Retype every entry exactly, down to the last character.

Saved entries
····················
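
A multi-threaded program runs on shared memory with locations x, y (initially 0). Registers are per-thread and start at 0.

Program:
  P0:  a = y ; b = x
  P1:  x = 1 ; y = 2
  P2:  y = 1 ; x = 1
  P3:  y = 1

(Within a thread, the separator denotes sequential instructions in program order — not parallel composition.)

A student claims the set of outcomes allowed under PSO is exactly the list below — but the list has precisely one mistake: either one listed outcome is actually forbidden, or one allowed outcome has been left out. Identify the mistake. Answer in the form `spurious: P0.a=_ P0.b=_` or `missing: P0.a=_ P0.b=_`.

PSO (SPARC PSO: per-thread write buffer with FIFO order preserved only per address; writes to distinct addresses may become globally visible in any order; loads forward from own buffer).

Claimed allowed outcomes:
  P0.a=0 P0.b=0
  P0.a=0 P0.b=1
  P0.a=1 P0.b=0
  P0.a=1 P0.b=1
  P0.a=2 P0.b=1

missing: P0.a=2 P0.b=0

outcome vector order: (P0.a,P0.b)
[PSO] allowed = {<0 0>; <0 1>; <1 0>; <1 1>; <2 0>; <2 1>}
PSO∖claimed = {<2 0>}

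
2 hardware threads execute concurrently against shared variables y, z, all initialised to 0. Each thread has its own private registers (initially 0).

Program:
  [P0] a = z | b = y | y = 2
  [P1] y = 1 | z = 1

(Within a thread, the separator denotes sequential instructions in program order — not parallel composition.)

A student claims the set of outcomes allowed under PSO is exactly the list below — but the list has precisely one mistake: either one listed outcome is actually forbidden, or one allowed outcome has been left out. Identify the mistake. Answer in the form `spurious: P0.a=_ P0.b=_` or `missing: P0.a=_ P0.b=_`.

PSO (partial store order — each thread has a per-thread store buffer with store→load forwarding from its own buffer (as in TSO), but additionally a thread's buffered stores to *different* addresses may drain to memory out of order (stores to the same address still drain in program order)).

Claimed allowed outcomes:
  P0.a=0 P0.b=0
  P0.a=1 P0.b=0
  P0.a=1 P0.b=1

missing: P0.a=0 P0.b=1

outcome vector order: (P0.a,P0.b)
under PSO → 0/0; 0/1; 1/0; 1/1
PSO∖claimed = {0/1}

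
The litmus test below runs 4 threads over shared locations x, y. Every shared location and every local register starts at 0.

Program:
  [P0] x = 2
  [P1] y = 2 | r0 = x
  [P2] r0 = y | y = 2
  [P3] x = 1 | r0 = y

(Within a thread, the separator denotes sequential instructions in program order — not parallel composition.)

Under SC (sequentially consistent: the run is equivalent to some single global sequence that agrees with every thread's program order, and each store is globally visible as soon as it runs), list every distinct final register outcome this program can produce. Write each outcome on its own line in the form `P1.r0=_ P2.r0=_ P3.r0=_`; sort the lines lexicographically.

P1.r0=0 P2.r0=0 P3.r0=2
P1.r0=0 P2.r0=2 P3.r0=2
P1.r0=1 P2.r0=0 P3.r0=0
P1.r0=1 P2.r0=0 P3.r0=2
P1.r0=1 P2.r0=2 P3.r0=0
P1.r0=1 P2.r0=2 P3.r0=2
P1.r0=2 P2.r0=0 P3.r0=0
P1.r0=2 P2.r0=0 P3.r0=2
P1.r0=2 P2.r0=2 P3.r0=0
P1.r0=2 P2.r0=2 P3.r0=2

outcome vector order: (P1.r0,P2.r0,P3.r0)
|SC outcomes| = 10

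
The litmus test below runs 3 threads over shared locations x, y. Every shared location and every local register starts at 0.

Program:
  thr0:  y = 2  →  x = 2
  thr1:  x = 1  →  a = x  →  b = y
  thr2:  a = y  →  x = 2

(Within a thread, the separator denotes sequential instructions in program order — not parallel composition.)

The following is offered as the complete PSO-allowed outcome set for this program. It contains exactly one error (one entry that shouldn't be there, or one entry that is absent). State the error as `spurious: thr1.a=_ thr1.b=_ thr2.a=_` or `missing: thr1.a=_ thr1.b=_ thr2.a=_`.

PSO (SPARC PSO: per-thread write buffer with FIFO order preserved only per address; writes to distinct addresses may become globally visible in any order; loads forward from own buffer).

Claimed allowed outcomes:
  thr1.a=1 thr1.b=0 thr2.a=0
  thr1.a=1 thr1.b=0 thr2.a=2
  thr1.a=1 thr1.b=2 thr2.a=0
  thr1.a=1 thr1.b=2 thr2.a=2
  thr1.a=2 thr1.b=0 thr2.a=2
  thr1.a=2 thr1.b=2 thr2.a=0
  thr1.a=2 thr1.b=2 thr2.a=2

missing: thr1.a=2 thr1.b=0 thr2.a=0

outcome vector order: (thr1.a,thr1.b,thr2.a)
PSO: 8 outcomes — {1/0/0; 1/0/2; 1/2/0; 1/2/2; 2/0/0; 2/0/2; 2/2/0; 2/2/2}
PSO∖claimed = {2/0/0}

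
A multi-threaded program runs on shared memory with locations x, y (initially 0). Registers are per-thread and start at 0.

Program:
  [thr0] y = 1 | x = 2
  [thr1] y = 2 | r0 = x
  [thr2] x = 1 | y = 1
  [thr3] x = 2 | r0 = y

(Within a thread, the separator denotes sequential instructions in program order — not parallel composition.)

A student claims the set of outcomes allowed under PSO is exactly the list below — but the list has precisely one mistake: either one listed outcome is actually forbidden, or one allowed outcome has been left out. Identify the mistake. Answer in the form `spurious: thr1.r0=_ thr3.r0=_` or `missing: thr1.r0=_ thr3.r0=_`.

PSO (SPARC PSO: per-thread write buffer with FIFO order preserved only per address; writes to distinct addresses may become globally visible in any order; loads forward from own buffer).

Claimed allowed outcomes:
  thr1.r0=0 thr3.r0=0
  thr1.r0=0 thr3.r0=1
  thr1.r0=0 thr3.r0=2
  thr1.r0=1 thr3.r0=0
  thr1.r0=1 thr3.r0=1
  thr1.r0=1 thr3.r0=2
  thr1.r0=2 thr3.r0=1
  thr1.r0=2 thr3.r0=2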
····················
=== Result of this task ===
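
A multi-threaded program runs on shared memory with locations x, y (initially 0). Registers are per-thread and start at 0.

Program:
  P0:  a = y ; b = x
  P1:  x = 1 ; y = 2
  P2:  y = 1 ; x = 1
  P3:  y = 1

(Within a thread, the separator denotes sequential instructions in program order — not parallel composition.)

A student claims the set of outcomes allowed under PSO is exactly the list below — but the list has precisely one mistake: either one listed outcome is actually forbidden, or one allowed outcome has been left out. Identify the mistake. Answer in the form `spurious: P0.a=_ P0.b=_` or `missing: P0.a=_ P0.b=_`.

PSO (SPARC PSO: per-thread write buffer with FIFO order preserved only per address; writes to distinct addresses may become globally visible in any order; loads forward from own buffer).

Claimed allowed outcomes:
  P0.a=0 P0.b=0
  P0.a=0 P0.b=1
  P0.a=1 P0.b=0
  P0.a=1 P0.b=1
  P0.a=2 P0.b=1

missing: P0.a=2 P0.b=0

outcome vector order: (P0.a,P0.b)
[PSO] allowed = {<0 0>; <0 1>; <1 0>; <1 1>; <2 0>; <2 1>}
PSO∖claimed = {<2 0>}

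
2 hardware threads execute concurrently against shared variables y, z, all initialised to 0. Each thread has its own private registers (initially 0).

Program:
  [P0] a = z | b = y | y = 2
  [P1] y = 1 | z = 1

(Within a thread, the separator denotes sequential instructions in program order — not parallel composition.)

A student claims the set of outcomes allowed under PSO is exactly the list below — but the list has precisely one mistake: either one listed outcome is actually forbidden, or one allowed outcome has been left out. Identify the mistake. Answer in the form `spurious: P0.a=_ P0.b=_` or `missing: P0.a=_ P0.b=_`.

PSO (partial store order — each thread has a per-thread store buffer with store→load forwarding from its own buffer (as in TSO), but additionally a thread's buffered stores to *different* addresses may drain to memory out of order (stores to the same address still drain in program order)).

Claimed allowed outcomes:
  P0.a=0 P0.b=0
  P0.a=1 P0.b=0
  P0.a=1 P0.b=1

missing: P0.a=0 P0.b=1

outcome vector order: (P0.a,P0.b)
under PSO → 0/0; 0/1; 1/0; 1/1
PSO∖claimed = {0/1}

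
The litmus test below runs 4 threads over shared locations x, y. Every shared location and every local register starts at 0.

Program:
  [P0] x = 2
  [P1] y = 2 | r0 = x
  [P2] r0 = y | y = 2
  [P3] x = 1 | r0 = y

(Within a thread, the separator denotes sequential instructions in program order — not parallel composition.)

Under SC (sequentially consistent: the run is equivalent to some single global sequence that agrees with every thread's program order, and each store is globally visible as soon as it runs), list every distinct final register outcome this program can produce. Write each outcome on its own line in the form `P1.r0=_ P2.r0=_ P3.r0=_`; sort the lines lexicographically.

P1.r0=0 P2.r0=0 P3.r0=2
P1.r0=0 P2.r0=2 P3.r0=2
P1.r0=1 P2.r0=0 P3.r0=0
P1.r0=1 P2.r0=0 P3.r0=2
P1.r0=1 P2.r0=2 P3.r0=0
P1.r0=1 P2.r0=2 P3.r0=2
P1.r0=2 P2.r0=0 P3.r0=0
P1.r0=2 P2.r0=0 P3.r0=2
P1.r0=2 P2.r0=2 P3.r0=0
P1.r0=2 P2.r0=2 P3.r0=2

outcome vector order: (P1.r0,P2.r0,P3.r0)
|SC outcomes| = 10

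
The litmus test below runs 3 threads over shared locations x, y. Every shared location and every local register starts at 0.

Program:
  thr0:  y = 2  →  x = 2
  thr1:  x = 1  →  a = x  →  b = y
  thr2:  a = y  →  x = 2

(Within a thread, the separator denotes sequential instructions in program order — not parallel composition.)

The following is offered as the complete PSO-allowed outcome set for this program. It contains exactly one error (one entry that shouldn't be there, or one entry that is absent). State the error as `spurious: thr1.a=_ thr1.b=_ thr2.a=_` or `missing: thr1.a=_ thr1.b=_ thr2.a=_`.

PSO (SPARC PSO: per-thread write buffer with FIFO order preserved only per address; writes to distinct addresses may become globally visible in any order; loads forward from own buffer).

Claimed allowed outcomes:
  thr1.a=1 thr1.b=0 thr2.a=0
  thr1.a=1 thr1.b=0 thr2.a=2
  thr1.a=1 thr1.b=2 thr2.a=0
  thr1.a=1 thr1.b=2 thr2.a=2
  thr1.a=2 thr1.b=0 thr2.a=2
  thr1.a=2 thr1.b=2 thr2.a=0
  thr1.a=2 thr1.b=2 thr2.a=2

missing: thr1.a=2 thr1.b=0 thr2.a=0

outcome vector order: (thr1.a,thr1.b,thr2.a)
PSO: 8 outcomes — {1/0/0; 1/0/2; 1/2/0; 1/2/2; 2/0/0; 2/0/2; 2/2/0; 2/2/2}
PSO∖claimed = {2/0/0}

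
A multi-threaded program runs on shared memory with locations x, y (initially 0). Registers are per-thread and start at 0.

Program:
  [thr0] y = 1 | x = 2
  [thr1] y = 2 | r0 = x
  [thr2] x = 1 | y = 1
  [thr3] x = 2 | r0 = y

(Within a thread, the separator denotes sequential instructions in program order — not parallel composition.)

A student claims the set of outcomes allowed under PSO is exactly the list below — but the list has precisely one mistake: either one listed outcome is actually forbidden, or one allowed outcome has been left out. Identify the mistake. Answer in the form `spurious: thr1.r0=_ thr3.r0=_` or `missing: thr1.r0=_ thr3.r0=_`.

PSO (SPARC PSO: per-thread write buffer with FIFO order preserved only per address; writes to distinct addresses may become globally visible in any order; loads forward from own buffer).

Claimed allowed outcomes:
  thr1.r0=0 thr3.r0=0
  thr1.r0=0 thr3.r0=1
  thr1.r0=0 thr3.r0=2
  thr1.r0=1 thr3.r0=0
  thr1.r0=1 thr3.r0=1
  thr1.r0=1 thr3.r0=2
  thr1.r0=2 thr3.r0=1
  thr1.r0=2 thr3.r0=2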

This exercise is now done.